§ **WHAT YOU SHOULD DO**
Go through the entries below line by line and count those containing "local"; the answer is that count alone.

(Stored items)

╭──

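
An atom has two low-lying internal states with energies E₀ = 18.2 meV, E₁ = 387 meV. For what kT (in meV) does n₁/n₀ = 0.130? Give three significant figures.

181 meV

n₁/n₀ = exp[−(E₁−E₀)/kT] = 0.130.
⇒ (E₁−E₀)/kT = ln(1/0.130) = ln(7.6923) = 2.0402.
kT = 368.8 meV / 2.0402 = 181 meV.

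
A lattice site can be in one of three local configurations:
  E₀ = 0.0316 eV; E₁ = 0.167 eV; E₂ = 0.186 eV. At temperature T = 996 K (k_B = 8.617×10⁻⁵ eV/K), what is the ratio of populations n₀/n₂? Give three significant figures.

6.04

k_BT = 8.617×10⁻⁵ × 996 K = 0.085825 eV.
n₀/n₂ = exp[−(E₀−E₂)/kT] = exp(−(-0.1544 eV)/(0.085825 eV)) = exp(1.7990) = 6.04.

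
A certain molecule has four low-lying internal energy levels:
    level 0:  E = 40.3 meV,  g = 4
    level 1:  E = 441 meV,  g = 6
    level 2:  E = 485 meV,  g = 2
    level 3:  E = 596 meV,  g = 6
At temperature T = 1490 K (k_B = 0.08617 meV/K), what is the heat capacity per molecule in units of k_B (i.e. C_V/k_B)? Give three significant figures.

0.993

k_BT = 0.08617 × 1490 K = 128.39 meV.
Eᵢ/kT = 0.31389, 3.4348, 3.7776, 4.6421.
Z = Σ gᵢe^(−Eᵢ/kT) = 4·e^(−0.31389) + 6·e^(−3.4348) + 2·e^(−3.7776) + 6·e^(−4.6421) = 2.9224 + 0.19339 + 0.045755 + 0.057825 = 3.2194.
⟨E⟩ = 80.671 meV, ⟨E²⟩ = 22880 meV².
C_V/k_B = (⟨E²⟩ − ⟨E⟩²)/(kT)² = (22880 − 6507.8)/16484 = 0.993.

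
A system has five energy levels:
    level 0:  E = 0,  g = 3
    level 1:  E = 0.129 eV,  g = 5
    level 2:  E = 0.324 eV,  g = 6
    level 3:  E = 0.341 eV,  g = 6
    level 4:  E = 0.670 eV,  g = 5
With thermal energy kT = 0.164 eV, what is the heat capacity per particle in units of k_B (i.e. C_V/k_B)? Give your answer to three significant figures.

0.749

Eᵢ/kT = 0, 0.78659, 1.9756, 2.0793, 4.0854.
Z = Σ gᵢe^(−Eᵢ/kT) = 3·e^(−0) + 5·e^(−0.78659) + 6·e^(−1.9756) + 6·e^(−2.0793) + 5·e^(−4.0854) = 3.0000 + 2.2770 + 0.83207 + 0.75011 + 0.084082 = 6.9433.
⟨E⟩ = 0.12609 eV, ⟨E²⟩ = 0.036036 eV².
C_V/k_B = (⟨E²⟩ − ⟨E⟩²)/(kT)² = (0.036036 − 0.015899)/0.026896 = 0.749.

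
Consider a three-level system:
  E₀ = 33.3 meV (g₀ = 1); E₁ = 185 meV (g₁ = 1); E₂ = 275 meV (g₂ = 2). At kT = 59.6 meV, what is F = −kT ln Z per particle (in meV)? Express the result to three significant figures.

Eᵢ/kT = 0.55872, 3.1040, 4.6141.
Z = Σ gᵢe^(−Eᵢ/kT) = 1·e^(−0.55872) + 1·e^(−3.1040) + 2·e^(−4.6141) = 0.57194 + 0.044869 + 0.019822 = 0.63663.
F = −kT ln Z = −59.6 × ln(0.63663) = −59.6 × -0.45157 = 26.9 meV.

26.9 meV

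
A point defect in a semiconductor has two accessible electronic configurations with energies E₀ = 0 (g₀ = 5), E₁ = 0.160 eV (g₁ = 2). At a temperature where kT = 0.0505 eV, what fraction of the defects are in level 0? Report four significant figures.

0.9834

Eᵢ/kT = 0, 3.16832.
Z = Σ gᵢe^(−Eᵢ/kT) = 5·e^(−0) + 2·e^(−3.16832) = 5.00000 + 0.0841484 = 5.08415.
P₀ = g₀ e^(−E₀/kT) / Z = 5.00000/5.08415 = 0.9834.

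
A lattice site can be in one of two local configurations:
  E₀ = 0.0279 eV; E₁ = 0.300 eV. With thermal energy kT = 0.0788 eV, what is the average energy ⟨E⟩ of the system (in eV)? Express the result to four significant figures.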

╰──

§ **EXERCISE RESULT**
2